▸ Exercise prompt:
Restate word for word the entries below, starting with the line with "Answer: 2237" and continuing through the line with "Let r(q, P)". Include both of those lines and no others.

[[ Records to use, beginning ]]

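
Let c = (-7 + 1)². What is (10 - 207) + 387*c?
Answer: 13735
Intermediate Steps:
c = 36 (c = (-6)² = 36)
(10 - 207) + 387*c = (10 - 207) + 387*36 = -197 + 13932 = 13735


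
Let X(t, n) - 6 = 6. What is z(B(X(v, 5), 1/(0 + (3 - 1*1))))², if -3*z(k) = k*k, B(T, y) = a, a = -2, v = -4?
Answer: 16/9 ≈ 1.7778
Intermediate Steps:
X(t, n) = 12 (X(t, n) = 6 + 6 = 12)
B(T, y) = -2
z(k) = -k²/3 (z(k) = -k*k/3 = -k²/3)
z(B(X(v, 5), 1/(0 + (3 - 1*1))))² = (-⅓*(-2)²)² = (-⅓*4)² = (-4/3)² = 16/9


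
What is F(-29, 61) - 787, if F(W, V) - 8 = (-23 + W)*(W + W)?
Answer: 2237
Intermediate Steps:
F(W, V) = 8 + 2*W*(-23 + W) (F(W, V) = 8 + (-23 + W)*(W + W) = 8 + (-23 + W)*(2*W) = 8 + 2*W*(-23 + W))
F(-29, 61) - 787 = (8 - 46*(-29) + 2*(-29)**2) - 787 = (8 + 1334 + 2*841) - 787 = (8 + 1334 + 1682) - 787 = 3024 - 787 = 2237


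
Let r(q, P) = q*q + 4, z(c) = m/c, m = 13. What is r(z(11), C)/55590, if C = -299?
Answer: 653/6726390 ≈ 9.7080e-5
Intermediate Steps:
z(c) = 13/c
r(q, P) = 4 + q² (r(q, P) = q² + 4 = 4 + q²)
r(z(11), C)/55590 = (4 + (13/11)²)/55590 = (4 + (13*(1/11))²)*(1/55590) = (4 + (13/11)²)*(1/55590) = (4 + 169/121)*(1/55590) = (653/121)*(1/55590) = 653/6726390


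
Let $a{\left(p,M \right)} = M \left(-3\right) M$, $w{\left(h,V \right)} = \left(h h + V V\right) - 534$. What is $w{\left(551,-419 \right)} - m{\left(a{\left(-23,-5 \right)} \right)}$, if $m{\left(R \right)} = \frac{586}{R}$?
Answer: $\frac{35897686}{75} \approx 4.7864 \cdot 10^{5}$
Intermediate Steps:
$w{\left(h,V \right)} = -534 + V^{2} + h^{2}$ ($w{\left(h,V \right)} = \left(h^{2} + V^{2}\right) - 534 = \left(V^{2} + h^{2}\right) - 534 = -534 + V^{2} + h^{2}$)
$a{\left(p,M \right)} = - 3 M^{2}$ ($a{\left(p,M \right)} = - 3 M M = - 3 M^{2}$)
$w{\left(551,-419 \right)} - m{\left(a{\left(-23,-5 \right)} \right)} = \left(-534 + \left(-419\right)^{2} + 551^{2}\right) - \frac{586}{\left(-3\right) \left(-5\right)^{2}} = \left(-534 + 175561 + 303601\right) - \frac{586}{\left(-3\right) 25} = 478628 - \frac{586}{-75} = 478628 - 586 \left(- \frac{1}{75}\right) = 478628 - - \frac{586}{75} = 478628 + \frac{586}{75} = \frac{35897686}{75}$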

[[ Records to use, end ]]

▸ Worked solution:
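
Answer: 2237
Intermediate Steps:
F(W, V) = 8 + 2*W*(-23 + W) (F(W, V) = 8 + (-23 + W)*(W + W) = 8 + (-23 + W)*(2*W) = 8 + 2*W*(-23 + W))
F(-29, 61) - 787 = (8 - 46*(-29) + 2*(-29)**2) - 787 = (8 + 1334 + 2*841) - 787 = (8 + 1334 + 1682) - 787 = 3024 - 787 = 2237


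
Let r(q, P) = q*q + 4, z(c) = m/c, m = 13. What is r(z(11), C)/55590, if C = -299?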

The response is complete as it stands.